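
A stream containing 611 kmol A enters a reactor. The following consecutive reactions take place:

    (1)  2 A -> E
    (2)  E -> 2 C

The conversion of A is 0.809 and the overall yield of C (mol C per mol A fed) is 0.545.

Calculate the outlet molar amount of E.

Conversion of A: A consumed = 2ξ₁ = 0.809 × 611 → ξ₁ = 247.1 kmol.
Yield of C: 2ξ₂ / 611 = 0.545 → ξ₂ = 166.5 kmol.
Outlet amounts (n = n₀ + Σ ν·ξ):
  A: 611 − 2(247.1) = 116.7
  E: 0 + 1(247.1) − 1(166.5) = 80.65
  C: 0 + 2(166.5) = 333

80.7 kmol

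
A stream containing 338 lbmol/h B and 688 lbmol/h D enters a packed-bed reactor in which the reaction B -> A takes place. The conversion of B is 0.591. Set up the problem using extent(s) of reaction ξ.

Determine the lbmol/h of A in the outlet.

B reacted = 0.591 × 338 = 199.8 lbmol/h; ν_B = −1, so ξ = 199.8/1 = 199.8 lbmol/h.
Outlet amounts (n = n₀ + ν ξ):
  B: 338 − 1(199.8) = 138.2
  A: 0 + 1(199.8) = 199.8
  D: 688 (inert)

200 lbmol/h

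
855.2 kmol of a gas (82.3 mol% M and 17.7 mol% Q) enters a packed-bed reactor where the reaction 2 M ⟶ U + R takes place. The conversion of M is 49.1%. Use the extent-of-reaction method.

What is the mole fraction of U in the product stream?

M reacted = 0.491 × 703.8 = 345.6 kmol; ν_M = −2, so ξ = 345.6/2 = 172.8 kmol.
Outlet amounts (n = n₀ + ν ξ):
  M: 703.8 − 2(172.8) = 358.2
  U: 0 + 1(172.8) = 172.8
  R: 0 + 1(172.8) = 172.8
  Q: 151.4 (inert)
Total out = 855.2 kmol; y_U = 172.8 / 855.2 = 0.202.

0.202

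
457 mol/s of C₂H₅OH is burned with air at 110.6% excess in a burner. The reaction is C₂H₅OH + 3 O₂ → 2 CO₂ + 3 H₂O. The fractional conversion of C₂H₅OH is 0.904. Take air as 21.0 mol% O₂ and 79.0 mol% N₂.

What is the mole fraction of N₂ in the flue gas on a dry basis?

0.812

Stoichiometric O₂ = 3 × 457 = 1371 mol/s; O₂ fed = 1371 × 2.106 = 2887 mol/s.
N₂ fed = 2887 × 79/21 = 10860 mol/s.
Fuel reacted = 0.904 × 457 → ξ = 413.1 mol/s.
Outlet (n = n₀ + ν ξ):
  C₂H₅OH: 457 − 1(413.1) = 43.87
  O₂: 2887 − 3(413.1) = 1648
  N₂: 10860 (inert)
  CO₂: 0 + 2(413.1) = 826.3
  H₂O: 0 + 3(413.1) = 1239
Dry total = 13380 mol/s; y_N₂ (dry) = 10860 / 13380 = 0.8118.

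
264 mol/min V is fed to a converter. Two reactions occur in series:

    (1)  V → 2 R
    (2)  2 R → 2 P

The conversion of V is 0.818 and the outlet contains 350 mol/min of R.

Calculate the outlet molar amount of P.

Conversion of V: V consumed = 1ξ₁ = 0.818 × 264 → ξ₁ = 216 mol/min.
R balance: n_R = 0 + 2ξ₁ − 2ξ₂ = 350 → ξ₂ = (2·216 − 350)/2 = 40.95 mol/min.
Outlet amounts (n = n₀ + Σ ν·ξ):
  V: 264 − 1(216) = 48.05
  R: 0 + 2(216) − 2(40.95) = 350
  P: 0 + 2(40.95) = 81.9

81.9 mol/min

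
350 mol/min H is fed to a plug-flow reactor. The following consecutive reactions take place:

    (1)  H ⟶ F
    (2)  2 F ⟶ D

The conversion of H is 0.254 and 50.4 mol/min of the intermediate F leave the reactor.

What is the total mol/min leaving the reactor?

Conversion of H: H consumed = 1ξ₁ = 0.254 × 350 → ξ₁ = 88.9 mol/min.
F balance: n_F = 0 + 1ξ₁ − 2ξ₂ = 50.4 → ξ₂ = (1·88.9 − 50.4)/2 = 19.25 mol/min.
Outlet amounts (n = n₀ + Σ ν·ξ):
  H: 350 − 1(88.9) = 261.1
  F: 0 + 1(88.9) − 2(19.25) = 50.4
  D: 0 + 1(19.25) = 19.25
Total out = 261.1 + 50.4 + 19.25 = 330.8 mol/min.

331 mol/min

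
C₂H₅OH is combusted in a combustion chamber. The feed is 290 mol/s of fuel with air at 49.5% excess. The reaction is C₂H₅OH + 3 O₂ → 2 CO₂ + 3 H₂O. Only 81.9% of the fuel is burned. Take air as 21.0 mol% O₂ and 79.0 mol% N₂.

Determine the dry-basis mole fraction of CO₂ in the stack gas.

Stoichiometric O₂ = 3 × 290 = 870 mol/s; O₂ fed = 870 × 1.495 = 1301 mol/s.
N₂ fed = 1301 × 79/21 = 4893 mol/s.
Fuel reacted = 0.819 × 290 → ξ = 237.5 mol/s.
Outlet (n = n₀ + ν ξ):
  C₂H₅OH: 290 − 1(237.5) = 52.49
  O₂: 1301 − 3(237.5) = 588.1
  N₂: 4893 (inert)
  CO₂: 0 + 2(237.5) = 475
  H₂O: 0 + 3(237.5) = 712.5
Dry total = 6009 mol/s; y_CO₂ (dry) = 475 / 6009 = 0.07906.

0.0791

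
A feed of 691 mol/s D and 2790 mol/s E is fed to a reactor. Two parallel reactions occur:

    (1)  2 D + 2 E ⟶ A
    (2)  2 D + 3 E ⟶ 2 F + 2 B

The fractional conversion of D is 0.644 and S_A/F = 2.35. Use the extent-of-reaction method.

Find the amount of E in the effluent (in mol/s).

Conversion of D: D consumed = 0.644 × 691 = 445 mol/s = 2ξ₁ + 2ξ₂.
Selectivity: 1ξ₁ / (2ξ₂) = 2.35 → ξ₁ = 4.7 ξ₂.
Substitute: (2·4.7 + 2) ξ₂ = 445 → ξ₂ = 39.04 mol/s, ξ₁ = 183.5 mol/s.
Outlet amounts (n = n₀ + Σ ν·ξ):
  D: 691 − 2(183.5) − 2(39.04) = 246
  E: 2790 − 2(183.5) − 3(39.04) = 2306
  A: 0 + 1(183.5) = 183.5
  F: 0 + 2(39.04) = 78.07
  B: 0 + 2(39.04) = 78.07

2310 mol/s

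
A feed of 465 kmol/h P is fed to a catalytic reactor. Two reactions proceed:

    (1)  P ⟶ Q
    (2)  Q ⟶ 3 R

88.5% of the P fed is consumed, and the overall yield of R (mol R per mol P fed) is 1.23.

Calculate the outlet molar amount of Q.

221 kmol/h

Conversion of P: P consumed = 1ξ₁ = 0.885 × 465 → ξ₁ = 411.5 kmol/h.
Yield of R: 3ξ₂ / 465 = 1.23 → ξ₂ = 190.7 kmol/h.
Outlet amounts (n = n₀ + Σ ν·ξ):
  P: 465 − 1(411.5) = 53.48
  Q: 0 + 1(411.5) − 1(190.7) = 220.9
  R: 0 + 3(190.7) = 572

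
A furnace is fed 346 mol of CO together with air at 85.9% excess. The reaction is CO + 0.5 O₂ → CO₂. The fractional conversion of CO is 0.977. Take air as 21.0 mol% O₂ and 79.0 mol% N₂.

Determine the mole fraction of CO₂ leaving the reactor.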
┄┄┄┄┄┄┄┄┄┄
• _Your instructions_:
The line containing "The conversion of A" marks the end. Please print exactly every line from the top of the data to it, both included, and nothing more.

• _Expected output_:
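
A stream containing 611 kmol A enters a reactor. The following consecutive reactions take place:

    (1)  2 A -> E
    (2)  E -> 2 C

The conversion of A is 0.809 and the overall yield of C (mol C per mol A fed) is 0.545.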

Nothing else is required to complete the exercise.